— Records —
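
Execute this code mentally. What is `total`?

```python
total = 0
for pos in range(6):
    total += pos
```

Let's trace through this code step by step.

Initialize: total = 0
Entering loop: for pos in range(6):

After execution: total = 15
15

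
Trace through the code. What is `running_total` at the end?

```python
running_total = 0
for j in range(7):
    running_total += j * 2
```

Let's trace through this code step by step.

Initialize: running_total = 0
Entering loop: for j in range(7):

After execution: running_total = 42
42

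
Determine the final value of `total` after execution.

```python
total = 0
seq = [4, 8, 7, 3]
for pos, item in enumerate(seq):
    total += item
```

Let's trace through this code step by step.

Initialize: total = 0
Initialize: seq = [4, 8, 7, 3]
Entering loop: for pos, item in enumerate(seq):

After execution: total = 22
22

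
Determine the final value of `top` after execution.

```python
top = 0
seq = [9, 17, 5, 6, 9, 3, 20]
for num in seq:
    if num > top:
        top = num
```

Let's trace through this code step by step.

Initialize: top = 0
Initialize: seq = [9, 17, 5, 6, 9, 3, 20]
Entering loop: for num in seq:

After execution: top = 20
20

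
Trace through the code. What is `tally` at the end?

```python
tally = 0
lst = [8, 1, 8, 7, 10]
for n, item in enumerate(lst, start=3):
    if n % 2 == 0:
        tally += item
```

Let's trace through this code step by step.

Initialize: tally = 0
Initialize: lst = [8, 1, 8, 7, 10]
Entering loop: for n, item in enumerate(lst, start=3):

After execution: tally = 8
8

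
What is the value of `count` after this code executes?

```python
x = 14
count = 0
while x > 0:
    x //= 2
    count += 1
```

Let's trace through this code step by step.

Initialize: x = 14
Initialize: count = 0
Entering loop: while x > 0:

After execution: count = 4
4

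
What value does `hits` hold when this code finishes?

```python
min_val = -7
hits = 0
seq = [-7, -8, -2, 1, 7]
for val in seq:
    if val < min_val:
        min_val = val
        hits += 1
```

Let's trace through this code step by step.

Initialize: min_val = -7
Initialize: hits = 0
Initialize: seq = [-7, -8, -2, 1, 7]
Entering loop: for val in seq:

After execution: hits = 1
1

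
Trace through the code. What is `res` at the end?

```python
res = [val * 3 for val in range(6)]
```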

— Directions —
A verbatim copy of the records above should be returned.

— Output below —
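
Execute this code mentally. What is `total`?

```python
total = 0
for pos in range(6):
    total += pos
```

Let's trace through this code step by step.

Initialize: total = 0
Entering loop: for pos in range(6):

After execution: total = 15
15

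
Trace through the code. What is `running_total` at the end?

```python
running_total = 0
for j in range(7):
    running_total += j * 2
```

Let's trace through this code step by step.

Initialize: running_total = 0
Entering loop: for j in range(7):

After execution: running_total = 42
42

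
Determine the final value of `total` after execution.

```python
total = 0
seq = [4, 8, 7, 3]
for pos, item in enumerate(seq):
    total += item
```

Let's trace through this code step by step.

Initialize: total = 0
Initialize: seq = [4, 8, 7, 3]
Entering loop: for pos, item in enumerate(seq):

After execution: total = 22
22

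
Determine the final value of `top` after execution.

```python
top = 0
seq = [9, 17, 5, 6, 9, 3, 20]
for num in seq:
    if num > top:
        top = num
```

Let's trace through this code step by step.

Initialize: top = 0
Initialize: seq = [9, 17, 5, 6, 9, 3, 20]
Entering loop: for num in seq:

After execution: top = 20
20

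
Trace through the code. What is `tally` at the end?

```python
tally = 0
lst = [8, 1, 8, 7, 10]
for n, item in enumerate(lst, start=3):
    if n % 2 == 0:
        tally += item
```

Let's trace through this code step by step.

Initialize: tally = 0
Initialize: lst = [8, 1, 8, 7, 10]
Entering loop: for n, item in enumerate(lst, start=3):

After execution: tally = 8
8

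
What is the value of `count` after this code executes?

```python
x = 14
count = 0
while x > 0:
    x //= 2
    count += 1
```

Let's trace through this code step by step.

Initialize: x = 14
Initialize: count = 0
Entering loop: while x > 0:

After execution: count = 4
4

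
What value does `hits` hold when this code finishes?

```python
min_val = -7
hits = 0
seq = [-7, -8, -2, 1, 7]
for val in seq:
    if val < min_val:
        min_val = val
        hits += 1
```

Let's trace through this code step by step.

Initialize: min_val = -7
Initialize: hits = 0
Initialize: seq = [-7, -8, -2, 1, 7]
Entering loop: for val in seq:

After execution: hits = 1
1

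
Trace through the code. What is `res` at the end?

```python
res = [val * 3 for val in range(6)]
```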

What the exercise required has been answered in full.